++++ DATA EXCERPTS

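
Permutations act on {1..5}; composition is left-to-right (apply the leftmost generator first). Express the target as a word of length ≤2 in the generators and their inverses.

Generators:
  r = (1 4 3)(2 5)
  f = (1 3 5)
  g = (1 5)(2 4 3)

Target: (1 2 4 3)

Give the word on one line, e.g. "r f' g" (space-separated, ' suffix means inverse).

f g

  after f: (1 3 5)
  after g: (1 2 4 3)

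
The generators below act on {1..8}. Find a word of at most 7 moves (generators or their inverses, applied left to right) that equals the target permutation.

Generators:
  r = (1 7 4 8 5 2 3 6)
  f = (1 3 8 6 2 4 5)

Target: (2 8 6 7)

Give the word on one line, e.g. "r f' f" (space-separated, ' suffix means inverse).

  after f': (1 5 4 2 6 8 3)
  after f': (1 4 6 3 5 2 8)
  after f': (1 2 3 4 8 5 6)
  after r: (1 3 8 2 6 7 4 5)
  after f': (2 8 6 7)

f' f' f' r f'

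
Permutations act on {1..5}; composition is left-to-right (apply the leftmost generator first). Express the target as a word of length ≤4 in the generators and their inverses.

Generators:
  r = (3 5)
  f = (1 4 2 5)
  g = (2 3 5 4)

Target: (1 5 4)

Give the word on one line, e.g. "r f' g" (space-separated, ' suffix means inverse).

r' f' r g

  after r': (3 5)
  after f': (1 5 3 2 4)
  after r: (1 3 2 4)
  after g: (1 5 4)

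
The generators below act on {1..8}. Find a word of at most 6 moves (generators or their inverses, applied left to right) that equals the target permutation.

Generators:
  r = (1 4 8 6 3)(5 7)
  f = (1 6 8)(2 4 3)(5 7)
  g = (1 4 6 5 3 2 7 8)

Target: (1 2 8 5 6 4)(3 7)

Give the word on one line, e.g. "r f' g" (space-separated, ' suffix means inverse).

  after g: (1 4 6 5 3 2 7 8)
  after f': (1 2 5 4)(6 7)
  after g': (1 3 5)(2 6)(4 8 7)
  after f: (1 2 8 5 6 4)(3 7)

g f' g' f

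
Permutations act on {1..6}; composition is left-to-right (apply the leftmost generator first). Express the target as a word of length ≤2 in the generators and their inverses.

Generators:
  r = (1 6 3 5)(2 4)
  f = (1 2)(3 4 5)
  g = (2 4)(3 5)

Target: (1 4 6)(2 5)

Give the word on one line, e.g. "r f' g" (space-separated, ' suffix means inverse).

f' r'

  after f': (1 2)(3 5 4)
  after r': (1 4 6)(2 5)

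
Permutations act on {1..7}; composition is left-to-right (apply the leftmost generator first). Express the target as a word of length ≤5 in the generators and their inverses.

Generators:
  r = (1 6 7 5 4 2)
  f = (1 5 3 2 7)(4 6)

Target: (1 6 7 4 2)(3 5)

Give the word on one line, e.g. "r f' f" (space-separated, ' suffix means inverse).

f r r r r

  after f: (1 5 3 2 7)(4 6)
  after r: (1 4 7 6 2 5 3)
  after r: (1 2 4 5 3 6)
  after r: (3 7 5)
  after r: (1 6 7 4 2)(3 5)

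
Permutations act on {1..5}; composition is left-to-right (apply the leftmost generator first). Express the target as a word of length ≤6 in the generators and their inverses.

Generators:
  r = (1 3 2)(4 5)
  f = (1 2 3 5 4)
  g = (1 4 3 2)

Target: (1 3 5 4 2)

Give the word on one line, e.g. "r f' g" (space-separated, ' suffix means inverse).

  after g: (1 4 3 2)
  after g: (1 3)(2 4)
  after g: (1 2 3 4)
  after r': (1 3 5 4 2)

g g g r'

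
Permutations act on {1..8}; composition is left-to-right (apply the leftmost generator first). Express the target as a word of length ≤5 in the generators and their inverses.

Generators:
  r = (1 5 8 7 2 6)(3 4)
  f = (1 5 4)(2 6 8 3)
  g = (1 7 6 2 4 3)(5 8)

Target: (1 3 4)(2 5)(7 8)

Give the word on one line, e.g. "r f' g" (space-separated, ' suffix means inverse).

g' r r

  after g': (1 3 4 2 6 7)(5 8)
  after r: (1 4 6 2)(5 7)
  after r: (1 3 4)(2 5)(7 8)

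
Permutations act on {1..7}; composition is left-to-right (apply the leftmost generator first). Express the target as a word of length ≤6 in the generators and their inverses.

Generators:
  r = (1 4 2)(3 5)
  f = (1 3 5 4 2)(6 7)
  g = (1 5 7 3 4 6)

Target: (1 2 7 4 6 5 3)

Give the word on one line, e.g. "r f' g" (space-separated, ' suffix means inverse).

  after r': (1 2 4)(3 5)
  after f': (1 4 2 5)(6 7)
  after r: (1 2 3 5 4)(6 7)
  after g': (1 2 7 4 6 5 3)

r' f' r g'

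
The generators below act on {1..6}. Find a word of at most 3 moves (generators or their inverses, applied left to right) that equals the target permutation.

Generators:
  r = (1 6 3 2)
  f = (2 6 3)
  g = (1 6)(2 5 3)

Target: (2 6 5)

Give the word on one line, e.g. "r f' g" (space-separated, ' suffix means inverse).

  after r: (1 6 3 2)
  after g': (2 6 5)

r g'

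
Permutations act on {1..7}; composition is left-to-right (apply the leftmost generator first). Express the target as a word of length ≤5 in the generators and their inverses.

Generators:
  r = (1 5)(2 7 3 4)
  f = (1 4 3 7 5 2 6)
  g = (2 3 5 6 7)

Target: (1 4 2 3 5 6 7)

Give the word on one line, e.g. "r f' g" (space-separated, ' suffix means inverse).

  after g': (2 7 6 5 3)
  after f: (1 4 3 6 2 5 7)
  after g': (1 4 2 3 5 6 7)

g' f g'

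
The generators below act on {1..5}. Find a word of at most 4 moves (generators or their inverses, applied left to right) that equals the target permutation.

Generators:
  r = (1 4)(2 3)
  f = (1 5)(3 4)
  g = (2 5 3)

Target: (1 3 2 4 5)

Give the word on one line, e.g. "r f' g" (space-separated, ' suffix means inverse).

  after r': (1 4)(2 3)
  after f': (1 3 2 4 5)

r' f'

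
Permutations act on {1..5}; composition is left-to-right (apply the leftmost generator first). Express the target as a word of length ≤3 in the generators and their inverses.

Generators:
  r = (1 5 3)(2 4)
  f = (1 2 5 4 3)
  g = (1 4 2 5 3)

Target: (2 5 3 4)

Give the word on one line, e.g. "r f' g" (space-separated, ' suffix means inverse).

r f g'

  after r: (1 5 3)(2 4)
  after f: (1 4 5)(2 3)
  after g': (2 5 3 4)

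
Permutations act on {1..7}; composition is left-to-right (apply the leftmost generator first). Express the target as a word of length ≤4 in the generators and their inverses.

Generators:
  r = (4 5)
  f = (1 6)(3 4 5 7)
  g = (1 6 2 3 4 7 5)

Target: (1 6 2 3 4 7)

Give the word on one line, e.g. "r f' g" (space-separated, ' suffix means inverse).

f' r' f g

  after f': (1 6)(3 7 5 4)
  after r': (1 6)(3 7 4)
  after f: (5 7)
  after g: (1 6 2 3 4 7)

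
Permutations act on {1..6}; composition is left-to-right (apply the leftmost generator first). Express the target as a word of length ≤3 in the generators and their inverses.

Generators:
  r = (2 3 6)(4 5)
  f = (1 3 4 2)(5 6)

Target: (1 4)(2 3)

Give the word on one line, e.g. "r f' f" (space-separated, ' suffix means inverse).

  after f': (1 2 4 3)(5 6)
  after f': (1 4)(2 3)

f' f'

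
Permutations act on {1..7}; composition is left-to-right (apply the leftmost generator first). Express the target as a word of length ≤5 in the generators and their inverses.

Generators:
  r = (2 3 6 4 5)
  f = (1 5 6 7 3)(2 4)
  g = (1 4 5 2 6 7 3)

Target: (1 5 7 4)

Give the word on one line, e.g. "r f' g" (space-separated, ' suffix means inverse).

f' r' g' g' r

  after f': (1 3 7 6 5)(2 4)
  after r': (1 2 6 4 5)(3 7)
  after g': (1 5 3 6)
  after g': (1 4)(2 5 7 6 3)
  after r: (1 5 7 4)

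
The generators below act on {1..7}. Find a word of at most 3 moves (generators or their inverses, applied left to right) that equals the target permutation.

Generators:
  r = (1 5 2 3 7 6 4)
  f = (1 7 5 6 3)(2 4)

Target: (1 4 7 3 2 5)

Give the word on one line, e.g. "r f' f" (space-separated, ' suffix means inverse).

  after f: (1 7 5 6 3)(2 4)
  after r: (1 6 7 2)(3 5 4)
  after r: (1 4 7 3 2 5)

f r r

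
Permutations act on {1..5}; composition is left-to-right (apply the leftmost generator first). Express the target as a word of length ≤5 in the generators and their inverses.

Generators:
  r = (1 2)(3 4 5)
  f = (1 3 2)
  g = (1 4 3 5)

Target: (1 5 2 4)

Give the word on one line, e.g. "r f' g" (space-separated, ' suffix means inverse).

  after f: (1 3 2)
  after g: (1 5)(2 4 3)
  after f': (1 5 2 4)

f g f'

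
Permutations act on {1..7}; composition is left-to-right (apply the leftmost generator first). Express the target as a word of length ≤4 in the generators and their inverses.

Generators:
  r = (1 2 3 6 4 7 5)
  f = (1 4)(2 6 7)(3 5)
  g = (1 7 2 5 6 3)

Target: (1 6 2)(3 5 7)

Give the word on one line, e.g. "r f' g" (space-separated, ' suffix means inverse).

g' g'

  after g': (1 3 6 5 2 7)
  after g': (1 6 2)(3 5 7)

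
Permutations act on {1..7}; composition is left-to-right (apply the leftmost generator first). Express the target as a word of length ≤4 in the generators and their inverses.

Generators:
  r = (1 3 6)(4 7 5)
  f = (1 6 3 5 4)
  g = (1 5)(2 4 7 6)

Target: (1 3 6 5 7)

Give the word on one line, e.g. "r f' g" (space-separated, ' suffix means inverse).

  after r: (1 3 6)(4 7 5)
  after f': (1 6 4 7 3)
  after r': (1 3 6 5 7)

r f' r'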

++++++++
++++ DATA EXCERPTS

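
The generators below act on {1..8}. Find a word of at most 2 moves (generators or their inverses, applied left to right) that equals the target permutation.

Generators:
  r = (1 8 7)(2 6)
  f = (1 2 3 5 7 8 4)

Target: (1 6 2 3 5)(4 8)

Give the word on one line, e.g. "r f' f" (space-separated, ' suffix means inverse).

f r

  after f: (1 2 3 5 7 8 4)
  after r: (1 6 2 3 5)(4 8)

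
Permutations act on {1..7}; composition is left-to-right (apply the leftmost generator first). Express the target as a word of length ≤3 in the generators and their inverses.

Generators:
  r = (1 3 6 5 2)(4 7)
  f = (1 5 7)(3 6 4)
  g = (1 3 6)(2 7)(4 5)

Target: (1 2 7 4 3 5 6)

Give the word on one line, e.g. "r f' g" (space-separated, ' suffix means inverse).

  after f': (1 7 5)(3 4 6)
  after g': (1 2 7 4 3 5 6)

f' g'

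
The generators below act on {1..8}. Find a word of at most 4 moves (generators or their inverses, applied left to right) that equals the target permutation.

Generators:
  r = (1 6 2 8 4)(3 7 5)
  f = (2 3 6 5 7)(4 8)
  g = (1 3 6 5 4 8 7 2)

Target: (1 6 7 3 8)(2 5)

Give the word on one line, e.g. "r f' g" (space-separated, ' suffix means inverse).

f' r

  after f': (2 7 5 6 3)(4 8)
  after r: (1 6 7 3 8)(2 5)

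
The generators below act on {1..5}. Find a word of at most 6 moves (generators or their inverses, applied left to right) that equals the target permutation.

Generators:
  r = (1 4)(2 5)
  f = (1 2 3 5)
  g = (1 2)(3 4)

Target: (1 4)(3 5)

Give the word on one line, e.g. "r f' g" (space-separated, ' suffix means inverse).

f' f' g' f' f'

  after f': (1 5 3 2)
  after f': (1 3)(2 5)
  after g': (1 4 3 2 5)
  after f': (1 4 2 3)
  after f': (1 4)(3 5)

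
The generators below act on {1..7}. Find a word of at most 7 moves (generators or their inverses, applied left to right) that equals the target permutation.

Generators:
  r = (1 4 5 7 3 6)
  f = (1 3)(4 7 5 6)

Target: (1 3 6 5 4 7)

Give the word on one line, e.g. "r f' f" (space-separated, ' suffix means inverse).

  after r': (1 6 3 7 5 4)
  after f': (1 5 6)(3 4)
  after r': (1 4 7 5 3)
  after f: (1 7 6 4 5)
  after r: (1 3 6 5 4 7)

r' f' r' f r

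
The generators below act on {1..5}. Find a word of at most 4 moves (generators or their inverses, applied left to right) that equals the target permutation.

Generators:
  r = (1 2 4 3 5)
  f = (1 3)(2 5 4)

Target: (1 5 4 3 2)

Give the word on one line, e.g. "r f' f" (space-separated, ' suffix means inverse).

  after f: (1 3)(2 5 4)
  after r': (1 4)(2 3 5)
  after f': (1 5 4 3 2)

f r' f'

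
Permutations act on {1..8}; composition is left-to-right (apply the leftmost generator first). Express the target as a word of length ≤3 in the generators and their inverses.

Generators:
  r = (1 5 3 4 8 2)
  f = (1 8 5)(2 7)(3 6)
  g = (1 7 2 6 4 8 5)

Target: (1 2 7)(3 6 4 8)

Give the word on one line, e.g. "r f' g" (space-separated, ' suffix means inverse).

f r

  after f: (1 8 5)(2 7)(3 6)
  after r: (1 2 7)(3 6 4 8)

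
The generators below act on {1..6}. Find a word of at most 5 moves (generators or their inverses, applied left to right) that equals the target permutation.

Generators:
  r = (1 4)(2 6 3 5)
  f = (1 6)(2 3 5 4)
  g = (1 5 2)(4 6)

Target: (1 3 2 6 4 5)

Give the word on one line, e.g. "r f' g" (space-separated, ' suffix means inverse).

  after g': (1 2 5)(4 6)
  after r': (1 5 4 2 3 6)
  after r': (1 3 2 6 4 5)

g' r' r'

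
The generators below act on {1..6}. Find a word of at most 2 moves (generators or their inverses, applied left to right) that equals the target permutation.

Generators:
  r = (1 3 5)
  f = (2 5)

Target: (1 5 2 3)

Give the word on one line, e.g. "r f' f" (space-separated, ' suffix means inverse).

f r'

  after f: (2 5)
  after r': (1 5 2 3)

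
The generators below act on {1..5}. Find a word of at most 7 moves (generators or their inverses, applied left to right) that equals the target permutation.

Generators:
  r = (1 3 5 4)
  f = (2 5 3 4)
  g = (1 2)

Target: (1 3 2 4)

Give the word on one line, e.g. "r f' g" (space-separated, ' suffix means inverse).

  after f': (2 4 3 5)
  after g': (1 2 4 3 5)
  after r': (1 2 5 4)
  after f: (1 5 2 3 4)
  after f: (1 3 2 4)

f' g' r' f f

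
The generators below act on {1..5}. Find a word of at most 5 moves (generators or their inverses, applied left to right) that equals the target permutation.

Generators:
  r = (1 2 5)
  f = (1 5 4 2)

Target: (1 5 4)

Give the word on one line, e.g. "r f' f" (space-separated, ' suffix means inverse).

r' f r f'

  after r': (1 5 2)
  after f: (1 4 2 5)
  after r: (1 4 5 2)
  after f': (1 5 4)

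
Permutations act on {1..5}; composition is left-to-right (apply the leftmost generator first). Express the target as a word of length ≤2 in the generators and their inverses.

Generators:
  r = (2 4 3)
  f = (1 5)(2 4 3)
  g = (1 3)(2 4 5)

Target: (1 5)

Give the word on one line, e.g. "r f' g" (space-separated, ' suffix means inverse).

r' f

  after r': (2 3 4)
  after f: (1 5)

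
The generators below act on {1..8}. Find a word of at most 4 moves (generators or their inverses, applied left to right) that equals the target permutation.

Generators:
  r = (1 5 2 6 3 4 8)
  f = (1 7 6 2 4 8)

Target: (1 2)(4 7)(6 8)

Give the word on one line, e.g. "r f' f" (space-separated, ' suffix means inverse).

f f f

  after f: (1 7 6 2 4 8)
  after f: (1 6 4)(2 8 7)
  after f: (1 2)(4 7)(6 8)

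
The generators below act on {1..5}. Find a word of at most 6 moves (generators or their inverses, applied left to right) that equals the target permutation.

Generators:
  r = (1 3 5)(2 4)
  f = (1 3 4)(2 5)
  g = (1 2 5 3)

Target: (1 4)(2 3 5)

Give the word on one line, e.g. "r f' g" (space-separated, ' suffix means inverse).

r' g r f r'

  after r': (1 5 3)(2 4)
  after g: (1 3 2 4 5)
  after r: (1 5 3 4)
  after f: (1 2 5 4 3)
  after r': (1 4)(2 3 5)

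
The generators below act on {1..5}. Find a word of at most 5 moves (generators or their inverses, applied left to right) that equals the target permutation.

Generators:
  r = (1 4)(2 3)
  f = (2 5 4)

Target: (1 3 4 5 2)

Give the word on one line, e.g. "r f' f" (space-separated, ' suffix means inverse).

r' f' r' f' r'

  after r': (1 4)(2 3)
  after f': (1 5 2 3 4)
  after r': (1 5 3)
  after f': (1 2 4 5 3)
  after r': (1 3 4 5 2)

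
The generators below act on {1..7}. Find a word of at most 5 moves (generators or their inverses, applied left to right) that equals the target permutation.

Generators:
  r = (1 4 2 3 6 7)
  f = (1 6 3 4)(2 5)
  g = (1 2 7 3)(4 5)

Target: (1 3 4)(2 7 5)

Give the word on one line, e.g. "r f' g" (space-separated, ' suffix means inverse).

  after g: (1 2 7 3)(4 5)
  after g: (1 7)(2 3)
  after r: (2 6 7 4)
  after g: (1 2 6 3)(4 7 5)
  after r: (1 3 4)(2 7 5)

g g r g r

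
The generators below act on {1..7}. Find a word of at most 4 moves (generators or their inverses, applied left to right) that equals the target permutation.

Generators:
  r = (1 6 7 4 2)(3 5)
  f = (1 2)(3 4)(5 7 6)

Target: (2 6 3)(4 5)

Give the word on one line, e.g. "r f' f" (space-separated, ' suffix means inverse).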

++++++++

_WORK ORDER_
In the entries above, one line contains "r = (1 2)(3 4 5)" and another contains "Target: (1 3 6 5 7)". Reproduce exactly those two lines and the lines between them, nothing else.

_TASK OUTPUT_
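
  r = (1 2)(3 4 5)
  f = (1 3 2)
  g = (1 4 3 5)

Target: (1 5 2 4)

Give the word on one line, e.g. "r f' g" (space-separated, ' suffix means inverse).

  after f: (1 3 2)
  after g: (1 5)(2 4 3)
  after f': (1 5 2 4)

f g f'

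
Permutations act on {1..7}; composition is left-to-right (apply the leftmost generator first). Express the target as a word of length ≤4 in the generators and their inverses.

Generators:
  r = (1 2 3 6 4 7 5)
  f = (1 4)(2 6 7)(3 5)
  g = (1 7 2 5 6 3)

Target: (1 6 2)(3 5 7)

Give the word on one line, e.g. "r f' g" (space-separated, ' suffix means inverse).

g' g'

  after g': (1 3 6 5 2 7)
  after g': (1 6 2)(3 5 7)

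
Permutations act on {1..7}; composition is left-to-right (apply the leftmost generator first). Express the target as a word of length ≤4 in the generators and their inverses.

Generators:
  r = (1 3 6)(4 7 5)
  f = (1 6 3 5 4)
  g = (1 5)(2 4 7 6)

Target: (1 3 6 5 7)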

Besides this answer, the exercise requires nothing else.